PROBLEM STATEMENT:
Output the data in full and exactly as presented.
(EXERCISE DATA)
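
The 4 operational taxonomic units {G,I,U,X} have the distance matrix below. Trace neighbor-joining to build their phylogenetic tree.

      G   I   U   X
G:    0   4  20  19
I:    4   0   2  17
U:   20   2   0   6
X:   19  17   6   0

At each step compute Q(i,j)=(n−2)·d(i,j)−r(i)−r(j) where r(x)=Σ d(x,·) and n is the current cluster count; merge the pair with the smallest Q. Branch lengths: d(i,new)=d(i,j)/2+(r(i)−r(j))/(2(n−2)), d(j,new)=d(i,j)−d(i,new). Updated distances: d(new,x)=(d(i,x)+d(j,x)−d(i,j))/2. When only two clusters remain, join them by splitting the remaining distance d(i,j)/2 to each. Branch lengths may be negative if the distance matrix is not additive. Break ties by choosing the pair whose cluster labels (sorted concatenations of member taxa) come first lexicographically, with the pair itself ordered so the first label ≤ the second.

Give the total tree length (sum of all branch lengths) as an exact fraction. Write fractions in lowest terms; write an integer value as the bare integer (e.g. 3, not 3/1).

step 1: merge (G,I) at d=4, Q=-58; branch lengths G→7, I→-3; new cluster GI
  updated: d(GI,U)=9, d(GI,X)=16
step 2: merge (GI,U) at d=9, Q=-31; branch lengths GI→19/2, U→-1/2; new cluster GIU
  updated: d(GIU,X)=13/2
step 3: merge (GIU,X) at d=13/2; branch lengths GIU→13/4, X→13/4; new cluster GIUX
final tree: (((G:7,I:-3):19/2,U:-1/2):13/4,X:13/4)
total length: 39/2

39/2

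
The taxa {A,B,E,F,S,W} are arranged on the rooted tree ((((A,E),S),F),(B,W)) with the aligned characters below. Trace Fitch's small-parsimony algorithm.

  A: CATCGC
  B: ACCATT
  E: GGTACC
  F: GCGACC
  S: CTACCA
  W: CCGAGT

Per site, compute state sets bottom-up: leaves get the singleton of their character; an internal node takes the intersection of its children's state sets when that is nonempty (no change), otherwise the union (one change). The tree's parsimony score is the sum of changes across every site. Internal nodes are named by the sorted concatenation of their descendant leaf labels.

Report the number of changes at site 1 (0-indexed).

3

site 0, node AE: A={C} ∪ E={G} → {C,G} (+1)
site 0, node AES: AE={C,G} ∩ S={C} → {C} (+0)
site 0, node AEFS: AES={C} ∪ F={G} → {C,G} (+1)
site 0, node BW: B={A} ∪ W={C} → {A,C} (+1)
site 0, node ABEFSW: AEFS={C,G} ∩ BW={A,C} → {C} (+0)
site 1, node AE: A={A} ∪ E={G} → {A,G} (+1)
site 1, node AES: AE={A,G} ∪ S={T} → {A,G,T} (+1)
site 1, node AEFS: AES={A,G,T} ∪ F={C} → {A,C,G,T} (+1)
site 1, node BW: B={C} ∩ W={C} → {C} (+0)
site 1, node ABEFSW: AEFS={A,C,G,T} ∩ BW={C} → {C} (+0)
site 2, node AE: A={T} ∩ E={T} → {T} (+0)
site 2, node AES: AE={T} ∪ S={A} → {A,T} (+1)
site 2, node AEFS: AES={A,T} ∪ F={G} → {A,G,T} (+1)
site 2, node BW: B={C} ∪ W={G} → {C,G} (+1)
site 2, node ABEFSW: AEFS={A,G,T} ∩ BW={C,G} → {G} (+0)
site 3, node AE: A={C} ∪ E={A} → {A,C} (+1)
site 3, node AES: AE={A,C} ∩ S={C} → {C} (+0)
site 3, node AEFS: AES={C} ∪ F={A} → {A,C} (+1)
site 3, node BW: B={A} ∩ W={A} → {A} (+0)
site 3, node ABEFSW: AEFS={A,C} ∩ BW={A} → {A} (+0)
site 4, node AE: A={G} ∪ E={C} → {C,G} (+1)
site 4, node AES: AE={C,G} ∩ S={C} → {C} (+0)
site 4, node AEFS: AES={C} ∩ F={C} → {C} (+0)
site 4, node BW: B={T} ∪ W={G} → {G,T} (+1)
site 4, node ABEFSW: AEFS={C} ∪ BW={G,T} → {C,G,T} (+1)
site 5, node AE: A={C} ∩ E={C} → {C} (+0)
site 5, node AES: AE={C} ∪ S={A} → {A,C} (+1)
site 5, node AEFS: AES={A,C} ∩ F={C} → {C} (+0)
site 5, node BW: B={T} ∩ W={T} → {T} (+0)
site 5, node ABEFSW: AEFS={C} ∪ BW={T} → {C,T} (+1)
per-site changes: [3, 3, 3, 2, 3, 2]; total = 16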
(End EXERCISE DATA)
ANSWER FOR THE TASK:
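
The 4 operational taxonomic units {G,I,U,X} have the distance matrix below. Trace neighbor-joining to build their phylogenetic tree.

      G   I   U   X
G:    0   4  20  19
I:    4   0   2  17
U:   20   2   0   6
X:   19  17   6   0

At each step compute Q(i,j)=(n−2)·d(i,j)−r(i)−r(j) where r(x)=Σ d(x,·) and n is the current cluster count; merge the pair with the smallest Q. Branch lengths: d(i,new)=d(i,j)/2+(r(i)−r(j))/(2(n−2)), d(j,new)=d(i,j)−d(i,new). Updated distances: d(new,x)=(d(i,x)+d(j,x)−d(i,j))/2. When only two clusters remain, join them by splitting the remaining distance d(i,j)/2 to each. Branch lengths may be negative if the distance matrix is not additive. Break ties by choosing the pair whose cluster labels (sorted concatenations of member taxa) come first lexicographically, with the pair itself ordered so the first label ≤ the second.

Give the total tree length (sum of all branch lengths) as an exact fraction. Write fractions in lowest terms; write an integer value as the bare integer (e.g. 3, not 3/1).

step 1: merge (G,I) at d=4, Q=-58; branch lengths G→7, I→-3; new cluster GI
  updated: d(GI,U)=9, d(GI,X)=16
step 2: merge (GI,U) at d=9, Q=-31; branch lengths GI→19/2, U→-1/2; new cluster GIU
  updated: d(GIU,X)=13/2
step 3: merge (GIU,X) at d=13/2; branch lengths GIU→13/4, X→13/4; new cluster GIUX
final tree: (((G:7,I:-3):19/2,U:-1/2):13/4,X:13/4)
total length: 39/2

39/2

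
The taxa {A,B,E,F,S,W} are arranged on the rooted tree ((((A,E),S),F),(B,W)) with the aligned characters below. Trace Fitch's small-parsimony algorithm.

  A: CATCGC
  B: ACCATT
  E: GGTACC
  F: GCGACC
  S: CTACCA
  W: CCGAGT

Per site, compute state sets bottom-up: leaves get the singleton of their character; an internal node takes the intersection of its children's state sets when that is nonempty (no change), otherwise the union (one change). The tree's parsimony score is the sum of changes across every site. Internal nodes are named by the sorted concatenation of their descendant leaf labels.

Report the number of changes at site 1 (0-indexed).

3

site 0, node AE: A={C} ∪ E={G} → {C,G} (+1)
site 0, node AES: AE={C,G} ∩ S={C} → {C} (+0)
site 0, node AEFS: AES={C} ∪ F={G} → {C,G} (+1)
site 0, node BW: B={A} ∪ W={C} → {A,C} (+1)
site 0, node ABEFSW: AEFS={C,G} ∩ BW={A,C} → {C} (+0)
site 1, node AE: A={A} ∪ E={G} → {A,G} (+1)
site 1, node AES: AE={A,G} ∪ S={T} → {A,G,T} (+1)
site 1, node AEFS: AES={A,G,T} ∪ F={C} → {A,C,G,T} (+1)
site 1, node BW: B={C} ∩ W={C} → {C} (+0)
site 1, node ABEFSW: AEFS={A,C,G,T} ∩ BW={C} → {C} (+0)
site 2, node AE: A={T} ∩ E={T} → {T} (+0)
site 2, node AES: AE={T} ∪ S={A} → {A,T} (+1)
site 2, node AEFS: AES={A,T} ∪ F={G} → {A,G,T} (+1)
site 2, node BW: B={C} ∪ W={G} → {C,G} (+1)
site 2, node ABEFSW: AEFS={A,G,T} ∩ BW={C,G} → {G} (+0)
site 3, node AE: A={C} ∪ E={A} → {A,C} (+1)
site 3, node AES: AE={A,C} ∩ S={C} → {C} (+0)
site 3, node AEFS: AES={C} ∪ F={A} → {A,C} (+1)
site 3, node BW: B={A} ∩ W={A} → {A} (+0)
site 3, node ABEFSW: AEFS={A,C} ∩ BW={A} → {A} (+0)
site 4, node AE: A={G} ∪ E={C} → {C,G} (+1)
site 4, node AES: AE={C,G} ∩ S={C} → {C} (+0)
site 4, node AEFS: AES={C} ∩ F={C} → {C} (+0)
site 4, node BW: B={T} ∪ W={G} → {G,T} (+1)
site 4, node ABEFSW: AEFS={C} ∪ BW={G,T} → {C,G,T} (+1)
site 5, node AE: A={C} ∩ E={C} → {C} (+0)
site 5, node AES: AE={C} ∪ S={A} → {A,C} (+1)
site 5, node AEFS: AES={A,C} ∩ F={C} → {C} (+0)
site 5, node BW: B={T} ∩ W={T} → {T} (+0)
site 5, node ABEFSW: AEFS={C} ∪ BW={T} → {C,T} (+1)
per-site changes: [3, 3, 3, 2, 3, 2]; total = 16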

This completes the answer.